▶ WHAT THE TASK ASKS
Search the records for "weights" and copy each line that holds it.

▶ RECORDS FOR THE TASK
- - -
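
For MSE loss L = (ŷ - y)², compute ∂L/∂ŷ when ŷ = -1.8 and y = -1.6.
∂L/∂ŷ = -0.4

∂L/∂ŷ = 2(ŷ - y) = 2(-1.8 - -1.6) = 2(-0.2) = -0.4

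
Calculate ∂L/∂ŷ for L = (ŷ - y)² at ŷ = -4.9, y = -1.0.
∂L/∂ŷ = -7.8

∂L/∂ŷ = 2(ŷ - y) = 2(-4.9 - -1.0) = 2(-3.9) = -7.8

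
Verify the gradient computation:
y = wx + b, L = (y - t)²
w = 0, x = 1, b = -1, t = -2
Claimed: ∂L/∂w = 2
Correct

y = (0)(1) + -1 = -1
∂L/∂y = 2(y - t) = 2(-1 - -2) = 2
∂y/∂w = x = 1
∂L/∂w = 2 × 1 = 2

Claimed value: 2
Correct: The correct gradient is 2.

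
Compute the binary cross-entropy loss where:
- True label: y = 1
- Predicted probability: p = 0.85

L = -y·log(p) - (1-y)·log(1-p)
L = 0.1625

L = -1·log(0.85) - 0·log(0.15) = -log(0.85) = 0.1625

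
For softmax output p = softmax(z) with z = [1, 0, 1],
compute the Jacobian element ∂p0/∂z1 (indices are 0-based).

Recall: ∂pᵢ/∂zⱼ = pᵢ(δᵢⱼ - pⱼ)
∂p0/∂z1 = -0.06561

p = softmax(z) = [0.4223, 0.1554, 0.4223]
p0 = 0.4223, p1 = 0.1554

∂p0/∂z1 = -p0 × p1 = -0.4223 × 0.1554 = -0.06561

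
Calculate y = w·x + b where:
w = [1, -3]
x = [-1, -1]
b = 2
y = 4

y = (1)(-1) + (-3)(-1) + 2 = 4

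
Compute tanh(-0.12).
-0.1194

tanh(-0.12) = (e^(-0.12) - e^(0.12))/(e^(-0.12) + e^(0.12)) = -0.1194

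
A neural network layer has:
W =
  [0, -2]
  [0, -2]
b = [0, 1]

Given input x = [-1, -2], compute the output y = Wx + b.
y = [4, 5]

Wx = [0×-1 + -2×-2, 0×-1 + -2×-2]
   = [4, 4]
y = Wx + b = [4 + 0, 4 + 1] = [4, 5]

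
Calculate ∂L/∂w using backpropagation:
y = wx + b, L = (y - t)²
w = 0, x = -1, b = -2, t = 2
∂L/∂w = 8

y = wx + b = (0)(-1) + -2 = -2
∂L/∂y = 2(y - t) = 2(-2 - 2) = -8
∂y/∂w = x = -1
∂L/∂w = ∂L/∂y · ∂y/∂w = -8 × -1 = 8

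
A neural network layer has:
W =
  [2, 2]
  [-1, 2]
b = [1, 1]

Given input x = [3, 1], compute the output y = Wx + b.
y = [9, 0]

Wx = [2×3 + 2×1, -1×3 + 2×1]
   = [8, -1]
y = Wx + b = [8 + 1, -1 + 1] = [9, 0]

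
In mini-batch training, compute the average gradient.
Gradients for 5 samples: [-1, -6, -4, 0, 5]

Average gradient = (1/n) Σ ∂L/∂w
Average gradient = -1.2

Average = (1/5)(-1 + -6 + -4 + 0 + 5) = -6/5 = -1.2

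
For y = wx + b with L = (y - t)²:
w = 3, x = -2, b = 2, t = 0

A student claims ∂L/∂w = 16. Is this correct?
Correct

y = (3)(-2) + 2 = -4
∂L/∂y = 2(y - t) = 2(-4 - 0) = -8
∂y/∂w = x = -2
∂L/∂w = -8 × -2 = 16

Claimed value: 16
Correct: The correct gradient is 16.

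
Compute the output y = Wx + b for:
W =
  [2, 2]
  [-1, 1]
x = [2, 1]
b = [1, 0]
y = [7, -1]

Wx = [2×2 + 2×1, -1×2 + 1×1]
   = [6, -1]
y = Wx + b = [6 + 1, -1 + 0] = [7, -1]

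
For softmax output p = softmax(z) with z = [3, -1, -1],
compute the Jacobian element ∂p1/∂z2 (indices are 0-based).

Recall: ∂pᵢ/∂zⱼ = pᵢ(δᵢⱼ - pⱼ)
∂p1/∂z2 = -0.0003122

p = softmax(z) = [0.9647, 0.01767, 0.01767]
p1 = 0.01767, p2 = 0.01767

∂p1/∂z2 = -p1 × p2 = -0.01767 × 0.01767 = -0.0003122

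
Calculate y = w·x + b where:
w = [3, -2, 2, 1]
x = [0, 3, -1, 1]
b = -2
y = -9

y = (3)(0) + (-2)(3) + (2)(-1) + (1)(1) + -2 = -9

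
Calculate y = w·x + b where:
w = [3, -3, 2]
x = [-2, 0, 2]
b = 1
y = -1

y = (3)(-2) + (-3)(0) + (2)(2) + 1 = -1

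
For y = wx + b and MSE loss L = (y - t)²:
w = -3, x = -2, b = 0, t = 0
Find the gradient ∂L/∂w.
∂L/∂w = -24

y = wx + b = (-3)(-2) + 0 = 6
∂L/∂y = 2(y - t) = 2(6 - 0) = 12
∂y/∂w = x = -2
∂L/∂w = ∂L/∂y · ∂y/∂w = 12 × -2 = -24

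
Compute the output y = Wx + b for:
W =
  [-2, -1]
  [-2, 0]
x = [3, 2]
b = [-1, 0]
y = [-9, -6]

Wx = [-2×3 + -1×2, -2×3 + 0×2]
   = [-8, -6]
y = Wx + b = [-8 + -1, -6 + 0] = [-9, -6]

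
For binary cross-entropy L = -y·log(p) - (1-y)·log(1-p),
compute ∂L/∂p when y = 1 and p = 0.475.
∂L/∂p = -2.105

∂L/∂p = -y/p + (1-y)/(1-p) = -1/0.475 + 0 = -2.105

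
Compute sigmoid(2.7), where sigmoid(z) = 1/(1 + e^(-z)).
0.937

sigmoid(2.7) = 1/(1 + e^(-2.7)) = 1/(1 + 0.06721) = 0.937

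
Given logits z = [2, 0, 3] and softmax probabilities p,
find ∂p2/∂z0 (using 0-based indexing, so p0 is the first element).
∂p2/∂z0 = -0.183

p = softmax(z) = [0.2595, 0.03512, 0.7054]
p2 = 0.7054, p0 = 0.2595

∂p2/∂z0 = -p2 × p0 = -0.7054 × 0.2595 = -0.183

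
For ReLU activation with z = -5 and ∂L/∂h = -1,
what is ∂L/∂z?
∂L/∂z = 0

h = ReLU(-5) = 0
Since z < 0: ∂h/∂z = 0
∂L/∂z = ∂L/∂h · ∂h/∂z = -1 × 0 = 0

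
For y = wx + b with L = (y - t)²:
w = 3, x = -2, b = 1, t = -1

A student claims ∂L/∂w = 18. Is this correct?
Incorrect

y = (3)(-2) + 1 = -5
∂L/∂y = 2(y - t) = 2(-5 - -1) = -8
∂y/∂w = x = -2
∂L/∂w = -8 × -2 = 16

Claimed value: 18
Incorrect: The correct gradient is 16.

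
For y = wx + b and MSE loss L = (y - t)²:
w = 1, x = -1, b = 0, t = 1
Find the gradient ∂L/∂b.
∂L/∂b = -4

y = wx + b = (1)(-1) + 0 = -1
∂L/∂y = 2(y - t) = 2(-1 - 1) = -4
∂y/∂b = 1
∂L/∂b = ∂L/∂y · ∂y/∂b = -4 × 1 = -4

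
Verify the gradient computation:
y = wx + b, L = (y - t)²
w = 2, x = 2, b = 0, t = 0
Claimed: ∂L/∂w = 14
Incorrect

y = (2)(2) + 0 = 4
∂L/∂y = 2(y - t) = 2(4 - 0) = 8
∂y/∂w = x = 2
∂L/∂w = 8 × 2 = 16

Claimed value: 14
Incorrect: The correct gradient is 16.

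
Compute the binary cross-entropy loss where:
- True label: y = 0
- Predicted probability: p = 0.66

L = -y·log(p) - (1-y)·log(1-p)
L = 1.079

L = -0·log(0.66) - 1·log(0.34) = -log(0.34) = 1.079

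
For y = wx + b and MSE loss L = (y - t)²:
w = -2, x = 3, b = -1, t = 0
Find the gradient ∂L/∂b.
∂L/∂b = -14

y = wx + b = (-2)(3) + -1 = -7
∂L/∂y = 2(y - t) = 2(-7 - 0) = -14
∂y/∂b = 1
∂L/∂b = ∂L/∂y · ∂y/∂b = -14 × 1 = -14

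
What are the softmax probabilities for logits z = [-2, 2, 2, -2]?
p = [0.009, 0.491, 0.491, 0.009]

exp(z) = [0.1353, 7.389, 7.389, 0.1353]
Sum = 15.05
p = [0.009, 0.491, 0.491, 0.009]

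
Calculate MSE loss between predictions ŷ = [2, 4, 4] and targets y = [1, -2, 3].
MSE = 12.67

MSE = (1/3)((2-1)² + (4--2)² + (4-3)²) = (1/3)(1 + 36 + 1) = 12.67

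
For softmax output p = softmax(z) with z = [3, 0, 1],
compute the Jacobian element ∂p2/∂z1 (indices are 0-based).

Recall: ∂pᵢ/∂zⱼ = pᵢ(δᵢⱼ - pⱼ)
∂p2/∂z1 = -0.004797

p = softmax(z) = [0.8438, 0.04201, 0.1142]
p2 = 0.1142, p1 = 0.04201

∂p2/∂z1 = -p2 × p1 = -0.1142 × 0.04201 = -0.004797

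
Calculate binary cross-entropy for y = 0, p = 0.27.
L = 0.3147

L = -0·log(0.27) - 1·log(0.73) = -log(0.73) = 0.3147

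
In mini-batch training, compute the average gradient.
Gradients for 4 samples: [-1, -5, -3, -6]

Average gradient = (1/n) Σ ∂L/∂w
Average gradient = -3.75

Average = (1/4)(-1 + -5 + -3 + -6) = -15/4 = -3.75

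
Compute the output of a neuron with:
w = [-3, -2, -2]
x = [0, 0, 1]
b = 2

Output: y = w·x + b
y = 0

y = (-3)(0) + (-2)(0) + (-2)(1) + 2 = 0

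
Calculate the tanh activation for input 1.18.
0.8275

tanh(1.18) = (e^(1.18) - e^(-1.18))/(e^(1.18) + e^(-1.18)) = 0.8275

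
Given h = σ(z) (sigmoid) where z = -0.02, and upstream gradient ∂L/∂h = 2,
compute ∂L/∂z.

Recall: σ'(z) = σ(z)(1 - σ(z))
∂L/∂z = 0.5

σ(-0.02) = 0.495
σ'(-0.02) = σ(-0.02)(1 - σ(-0.02)) = 0.495 × 0.505 = 0.25
∂L/∂z = ∂L/∂h · σ'(z) = 2 × 0.25 = 0.5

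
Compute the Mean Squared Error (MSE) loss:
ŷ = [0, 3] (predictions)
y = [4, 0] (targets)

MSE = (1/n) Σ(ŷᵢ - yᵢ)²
MSE = 12.5

MSE = (1/2)((0-4)² + (3-0)²) = (1/2)(16 + 9) = 12.5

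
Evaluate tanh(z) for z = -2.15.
-0.9732

tanh(-2.15) = (e^(-2.15) - e^(2.15))/(e^(-2.15) + e^(2.15)) = -0.9732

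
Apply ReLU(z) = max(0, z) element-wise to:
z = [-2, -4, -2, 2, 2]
h = [0, 0, 0, 2, 2]

ReLU applied element-wise: max(0,-2)=0, max(0,-4)=0, max(0,-2)=0, max(0,2)=2, max(0,2)=2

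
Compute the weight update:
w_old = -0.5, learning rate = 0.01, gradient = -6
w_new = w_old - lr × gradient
w_new = -0.44

w_new = w - η·∂L/∂w = -0.5 - 0.01×(-6) = -0.5 - (-0.06) = -0.44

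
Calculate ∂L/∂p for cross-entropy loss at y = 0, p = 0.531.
∂L/∂p = 2.132

∂L/∂p = -y/p + (1-y)/(1-p) = 0 + 1/0.469 = 2.132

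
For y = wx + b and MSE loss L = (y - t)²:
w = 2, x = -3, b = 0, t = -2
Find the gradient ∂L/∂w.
∂L/∂w = 24

y = wx + b = (2)(-3) + 0 = -6
∂L/∂y = 2(y - t) = 2(-6 - -2) = -8
∂y/∂w = x = -3
∂L/∂w = ∂L/∂y · ∂y/∂w = -8 × -3 = 24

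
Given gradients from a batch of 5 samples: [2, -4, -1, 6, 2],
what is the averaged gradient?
Average gradient = 1

Average = (1/5)(2 + -4 + -1 + 6 + 2) = 5/5 = 1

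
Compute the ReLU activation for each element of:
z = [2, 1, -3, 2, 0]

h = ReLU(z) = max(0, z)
h = [2, 1, 0, 2, 0]

ReLU applied element-wise: max(0,2)=2, max(0,1)=1, max(0,-3)=0, max(0,2)=2, max(0,0)=0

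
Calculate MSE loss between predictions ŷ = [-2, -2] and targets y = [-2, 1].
MSE = 4.5

MSE = (1/2)((-2--2)² + (-2-1)²) = (1/2)(0 + 9) = 4.5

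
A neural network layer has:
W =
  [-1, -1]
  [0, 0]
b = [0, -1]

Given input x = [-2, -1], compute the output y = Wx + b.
y = [3, -1]

Wx = [-1×-2 + -1×-1, 0×-2 + 0×-1]
   = [3, 0]
y = Wx + b = [3 + 0, 0 + -1] = [3, -1]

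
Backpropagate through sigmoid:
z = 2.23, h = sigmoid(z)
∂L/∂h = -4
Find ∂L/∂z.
∂L/∂z = -0.3506

σ(2.23) = 0.9029
σ'(2.23) = σ(2.23)(1 - σ(2.23)) = 0.9029 × 0.09709 = 0.08766
∂L/∂z = ∂L/∂h · σ'(z) = -4 × 0.08766 = -0.3506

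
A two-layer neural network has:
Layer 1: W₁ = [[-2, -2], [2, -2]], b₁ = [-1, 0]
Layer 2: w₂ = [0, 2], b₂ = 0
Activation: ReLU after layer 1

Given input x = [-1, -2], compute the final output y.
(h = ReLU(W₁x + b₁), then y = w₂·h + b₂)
y = 4

Layer 1 pre-activation: z₁ = [5, 2]
After ReLU: h = [5, 2]
Layer 2 output: y = 0×5 + 2×2 + 0 = 4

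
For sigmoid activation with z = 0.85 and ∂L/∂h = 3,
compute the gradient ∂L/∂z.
∂L/∂z = 0.6293

σ(0.85) = 0.7006
σ'(0.85) = σ(0.85)(1 - σ(0.85)) = 0.7006 × 0.2994 = 0.2098
∂L/∂z = ∂L/∂h · σ'(z) = 3 × 0.2098 = 0.6293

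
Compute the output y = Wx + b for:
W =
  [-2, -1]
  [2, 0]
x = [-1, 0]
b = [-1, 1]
y = [1, -1]

Wx = [-2×-1 + -1×0, 2×-1 + 0×0]
   = [2, -2]
y = Wx + b = [2 + -1, -2 + 1] = [1, -1]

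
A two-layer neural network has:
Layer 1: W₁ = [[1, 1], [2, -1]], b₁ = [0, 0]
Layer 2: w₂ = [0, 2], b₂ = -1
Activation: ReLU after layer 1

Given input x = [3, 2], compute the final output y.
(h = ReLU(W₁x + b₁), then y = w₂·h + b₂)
y = 7

Layer 1 pre-activation: z₁ = [5, 4]
After ReLU: h = [5, 4]
Layer 2 output: y = 0×5 + 2×4 + -1 = 7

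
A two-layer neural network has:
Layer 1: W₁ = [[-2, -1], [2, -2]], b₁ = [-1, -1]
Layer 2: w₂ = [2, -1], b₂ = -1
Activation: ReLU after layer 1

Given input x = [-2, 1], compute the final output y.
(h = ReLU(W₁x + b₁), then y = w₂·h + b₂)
y = 3

Layer 1 pre-activation: z₁ = [2, -7]
After ReLU: h = [2, 0]
Layer 2 output: y = 2×2 + -1×0 + -1 = 3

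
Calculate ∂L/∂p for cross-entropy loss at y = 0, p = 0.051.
∂L/∂p = 1.054

∂L/∂p = -y/p + (1-y)/(1-p) = 0 + 1/0.949 = 1.054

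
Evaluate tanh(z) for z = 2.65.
0.9901

tanh(2.65) = (e^(2.65) - e^(-2.65))/(e^(2.65) + e^(-2.65)) = 0.9901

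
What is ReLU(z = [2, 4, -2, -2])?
h = [2, 4, 0, 0]

ReLU applied element-wise: max(0,2)=2, max(0,4)=4, max(0,-2)=0, max(0,-2)=0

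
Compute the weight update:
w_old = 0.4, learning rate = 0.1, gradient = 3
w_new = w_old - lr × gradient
w_new = 0.1

w_new = w - η·∂L/∂w = 0.4 - 0.1×(3) = 0.4 - (0.3) = 0.1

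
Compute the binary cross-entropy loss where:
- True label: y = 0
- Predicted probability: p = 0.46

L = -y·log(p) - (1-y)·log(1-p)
L = 0.6162

L = -0·log(0.46) - 1·log(0.54) = -log(0.54) = 0.6162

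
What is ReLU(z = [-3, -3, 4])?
h = [0, 0, 4]

ReLU applied element-wise: max(0,-3)=0, max(0,-3)=0, max(0,4)=4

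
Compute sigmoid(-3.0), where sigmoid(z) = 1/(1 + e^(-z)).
0.04743

sigmoid(-3.0) = 1/(1 + e^(3.0)) = 1/(1 + 20.09) = 0.04743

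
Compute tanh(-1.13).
-0.811

tanh(-1.13) = (e^(-1.13) - e^(1.13))/(e^(-1.13) + e^(1.13)) = -0.811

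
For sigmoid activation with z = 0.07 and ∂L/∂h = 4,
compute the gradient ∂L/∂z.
∂L/∂z = 0.9988

σ(0.07) = 0.5175
σ'(0.07) = σ(0.07)(1 - σ(0.07)) = 0.5175 × 0.4825 = 0.2497
∂L/∂z = ∂L/∂h · σ'(z) = 4 × 0.2497 = 0.9988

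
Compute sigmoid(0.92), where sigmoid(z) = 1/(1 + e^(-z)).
0.715

sigmoid(0.92) = 1/(1 + e^(-0.92)) = 1/(1 + 0.3985) = 0.715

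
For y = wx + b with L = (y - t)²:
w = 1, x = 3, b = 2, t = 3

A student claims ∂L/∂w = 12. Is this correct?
Correct

y = (1)(3) + 2 = 5
∂L/∂y = 2(y - t) = 2(5 - 3) = 4
∂y/∂w = x = 3
∂L/∂w = 4 × 3 = 12

Claimed value: 12
Correct: The correct gradient is 12.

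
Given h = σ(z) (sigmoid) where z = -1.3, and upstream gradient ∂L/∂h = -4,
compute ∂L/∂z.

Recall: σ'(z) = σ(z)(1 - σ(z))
∂L/∂z = -0.6732

σ(-1.3) = 0.2142
σ'(-1.3) = σ(-1.3)(1 - σ(-1.3)) = 0.2142 × 0.7858 = 0.1683
∂L/∂z = ∂L/∂h · σ'(z) = -4 × 0.1683 = -0.6732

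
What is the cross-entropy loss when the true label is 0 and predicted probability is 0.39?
L = 0.4943

L = -0·log(0.39) - 1·log(0.61) = -log(0.61) = 0.4943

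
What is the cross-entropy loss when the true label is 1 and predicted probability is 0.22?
L = 1.514

L = -1·log(0.22) - 0·log(0.78) = -log(0.22) = 1.514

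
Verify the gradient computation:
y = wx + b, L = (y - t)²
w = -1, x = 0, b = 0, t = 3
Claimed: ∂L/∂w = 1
Incorrect

y = (-1)(0) + 0 = 0
∂L/∂y = 2(y - t) = 2(0 - 3) = -6
∂y/∂w = x = 0
∂L/∂w = -6 × 0 = 0

Claimed value: 1
Incorrect: The correct gradient is 0.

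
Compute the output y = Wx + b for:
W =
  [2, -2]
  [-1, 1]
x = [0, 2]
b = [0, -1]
y = [-4, 1]

Wx = [2×0 + -2×2, -1×0 + 1×2]
   = [-4, 2]
y = Wx + b = [-4 + 0, 2 + -1] = [-4, 1]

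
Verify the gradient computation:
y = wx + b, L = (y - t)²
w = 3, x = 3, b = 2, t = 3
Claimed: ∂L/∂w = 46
Incorrect

y = (3)(3) + 2 = 11
∂L/∂y = 2(y - t) = 2(11 - 3) = 16
∂y/∂w = x = 3
∂L/∂w = 16 × 3 = 48

Claimed value: 46
Incorrect: The correct gradient is 48.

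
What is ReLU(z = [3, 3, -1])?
h = [3, 3, 0]

ReLU applied element-wise: max(0,3)=3, max(0,3)=3, max(0,-1)=0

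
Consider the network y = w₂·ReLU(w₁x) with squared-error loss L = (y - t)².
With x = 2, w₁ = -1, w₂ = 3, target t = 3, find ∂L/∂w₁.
∂L/∂w₁ = 0

Forward pass:
z = w₁x = -1×2 = -2
h = ReLU(-2) = 0
y = w₂h = 3×0 = 0

Backward pass:
∂L/∂y = 2(y - t) = 2(0 - 3) = -6
∂y/∂h = w₂ = 3
∂h/∂z = 0 (ReLU derivative)
∂z/∂w₁ = x = 2

∂L/∂w₁ = -6 × 3 × 0 × 2 = 0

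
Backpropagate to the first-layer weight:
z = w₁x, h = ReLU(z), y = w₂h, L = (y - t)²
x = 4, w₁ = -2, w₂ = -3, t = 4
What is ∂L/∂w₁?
∂L/∂w₁ = 0

Forward pass:
z = w₁x = -2×4 = -8
h = ReLU(-8) = 0
y = w₂h = -3×0 = 0

Backward pass:
∂L/∂y = 2(y - t) = 2(0 - 4) = -8
∂y/∂h = w₂ = -3
∂h/∂z = 0 (ReLU derivative)
∂z/∂w₁ = x = 4

∂L/∂w₁ = -8 × -3 × 0 × 4 = 0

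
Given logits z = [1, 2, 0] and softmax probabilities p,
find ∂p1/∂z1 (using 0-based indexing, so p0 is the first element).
∂p1/∂z1 = 0.2227

p = softmax(z) = [0.2447, 0.6652, 0.09003]
p1 = 0.6652

∂p1/∂z1 = p1(1 - p1) = 0.6652 × (1 - 0.6652) = 0.2227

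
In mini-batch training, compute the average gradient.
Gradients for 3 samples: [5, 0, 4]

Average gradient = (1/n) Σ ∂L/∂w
Average gradient = 3

Average = (1/3)(5 + 0 + 4) = 9/3 = 3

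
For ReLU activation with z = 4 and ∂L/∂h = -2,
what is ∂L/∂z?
∂L/∂z = -2

h = ReLU(4) = 4
Since z > 0: ∂h/∂z = 1
∂L/∂z = ∂L/∂h · ∂h/∂z = -2 × 1 = -2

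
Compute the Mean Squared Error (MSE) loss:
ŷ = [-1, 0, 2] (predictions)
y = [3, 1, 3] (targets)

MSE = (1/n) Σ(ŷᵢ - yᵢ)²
MSE = 6

MSE = (1/3)((-1-3)² + (0-1)² + (2-3)²) = (1/3)(16 + 1 + 1) = 6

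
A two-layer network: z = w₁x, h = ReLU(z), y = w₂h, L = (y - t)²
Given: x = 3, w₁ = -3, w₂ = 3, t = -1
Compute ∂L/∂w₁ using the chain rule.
∂L/∂w₁ = 0

Forward pass:
z = w₁x = -3×3 = -9
h = ReLU(-9) = 0
y = w₂h = 3×0 = 0

Backward pass:
∂L/∂y = 2(y - t) = 2(0 - -1) = 2
∂y/∂h = w₂ = 3
∂h/∂z = 0 (ReLU derivative)
∂z/∂w₁ = x = 3

∂L/∂w₁ = 2 × 3 × 0 × 3 = 0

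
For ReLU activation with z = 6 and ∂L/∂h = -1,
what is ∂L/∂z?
∂L/∂z = -1

h = ReLU(6) = 6
Since z > 0: ∂h/∂z = 1
∂L/∂z = ∂L/∂h · ∂h/∂z = -1 × 1 = -1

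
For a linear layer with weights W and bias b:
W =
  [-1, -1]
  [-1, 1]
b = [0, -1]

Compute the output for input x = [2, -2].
y = [0, -5]

Wx = [-1×2 + -1×-2, -1×2 + 1×-2]
   = [0, -4]
y = Wx + b = [0 + 0, -4 + -1] = [0, -5]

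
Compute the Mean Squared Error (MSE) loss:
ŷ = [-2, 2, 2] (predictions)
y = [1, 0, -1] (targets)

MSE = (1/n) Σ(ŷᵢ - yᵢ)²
MSE = 7.333

MSE = (1/3)((-2-1)² + (2-0)² + (2--1)²) = (1/3)(9 + 4 + 9) = 7.333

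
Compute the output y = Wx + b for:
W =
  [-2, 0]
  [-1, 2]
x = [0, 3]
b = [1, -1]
y = [1, 5]

Wx = [-2×0 + 0×3, -1×0 + 2×3]
   = [0, 6]
y = Wx + b = [0 + 1, 6 + -1] = [1, 5]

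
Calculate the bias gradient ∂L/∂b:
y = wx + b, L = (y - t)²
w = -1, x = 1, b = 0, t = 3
∂L/∂b = -8

y = wx + b = (-1)(1) + 0 = -1
∂L/∂y = 2(y - t) = 2(-1 - 3) = -8
∂y/∂b = 1
∂L/∂b = ∂L/∂y · ∂y/∂b = -8 × 1 = -8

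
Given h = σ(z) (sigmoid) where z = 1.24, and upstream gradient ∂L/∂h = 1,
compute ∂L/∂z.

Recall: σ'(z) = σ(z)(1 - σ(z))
∂L/∂z = 0.1741

σ(1.24) = 0.7756
σ'(1.24) = σ(1.24)(1 - σ(1.24)) = 0.7756 × 0.2244 = 0.1741
∂L/∂z = ∂L/∂h · σ'(z) = 1 × 0.1741 = 0.1741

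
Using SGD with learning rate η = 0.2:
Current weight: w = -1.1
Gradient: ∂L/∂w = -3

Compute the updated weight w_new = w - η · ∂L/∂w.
w_new = -0.5

w_new = w - η·∂L/∂w = -1.1 - 0.2×(-3) = -1.1 - (-0.6) = -0.5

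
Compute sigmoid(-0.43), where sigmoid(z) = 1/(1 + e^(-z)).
0.3941

sigmoid(-0.43) = 1/(1 + e^(0.43)) = 1/(1 + 1.537) = 0.3941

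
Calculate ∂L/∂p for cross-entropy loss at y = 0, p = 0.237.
∂L/∂p = 1.311

∂L/∂p = -y/p + (1-y)/(1-p) = 0 + 1/0.763 = 1.311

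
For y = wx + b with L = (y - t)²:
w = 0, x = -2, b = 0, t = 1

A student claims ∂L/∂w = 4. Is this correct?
Correct

y = (0)(-2) + 0 = 0
∂L/∂y = 2(y - t) = 2(0 - 1) = -2
∂y/∂w = x = -2
∂L/∂w = -2 × -2 = 4

Claimed value: 4
Correct: The correct gradient is 4.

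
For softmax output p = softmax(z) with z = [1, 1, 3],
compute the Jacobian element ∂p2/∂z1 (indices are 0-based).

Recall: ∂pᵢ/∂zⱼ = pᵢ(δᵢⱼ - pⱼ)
∂p2/∂z1 = -0.08382

p = softmax(z) = [0.1065, 0.1065, 0.787]
p2 = 0.787, p1 = 0.1065

∂p2/∂z1 = -p2 × p1 = -0.787 × 0.1065 = -0.08382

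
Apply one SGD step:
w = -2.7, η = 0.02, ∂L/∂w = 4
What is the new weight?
w_new = -2.78

w_new = w - η·∂L/∂w = -2.7 - 0.02×(4) = -2.7 - (0.08) = -2.78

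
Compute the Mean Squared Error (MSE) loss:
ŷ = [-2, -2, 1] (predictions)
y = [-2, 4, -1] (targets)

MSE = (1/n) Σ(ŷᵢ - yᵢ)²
MSE = 13.33

MSE = (1/3)((-2--2)² + (-2-4)² + (1--1)²) = (1/3)(0 + 36 + 4) = 13.33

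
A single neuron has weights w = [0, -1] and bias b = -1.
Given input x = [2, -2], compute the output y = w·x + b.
y = 1

y = (0)(2) + (-1)(-2) + -1 = 1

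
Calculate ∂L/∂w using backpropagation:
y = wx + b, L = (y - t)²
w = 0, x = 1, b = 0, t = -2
∂L/∂w = 4

y = wx + b = (0)(1) + 0 = 0
∂L/∂y = 2(y - t) = 2(0 - -2) = 4
∂y/∂w = x = 1
∂L/∂w = ∂L/∂y · ∂y/∂w = 4 × 1 = 4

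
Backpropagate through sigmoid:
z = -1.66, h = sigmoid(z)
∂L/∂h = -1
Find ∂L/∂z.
∂L/∂z = -0.1342

σ(-1.66) = 0.1598
σ'(-1.66) = σ(-1.66)(1 - σ(-1.66)) = 0.1598 × 0.8402 = 0.1342
∂L/∂z = ∂L/∂h · σ'(z) = -1 × 0.1342 = -0.1342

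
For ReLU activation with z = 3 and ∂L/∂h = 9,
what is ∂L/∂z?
∂L/∂z = 9

h = ReLU(3) = 3
Since z > 0: ∂h/∂z = 1
∂L/∂z = ∂L/∂h · ∂h/∂z = 9 × 1 = 9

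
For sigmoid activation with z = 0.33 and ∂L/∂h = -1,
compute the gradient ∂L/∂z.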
- - -
▶ OUTPUT
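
For a linear layer with weights W and bias b:
A single neuron has weights w = [0, -1] and bias b = -1.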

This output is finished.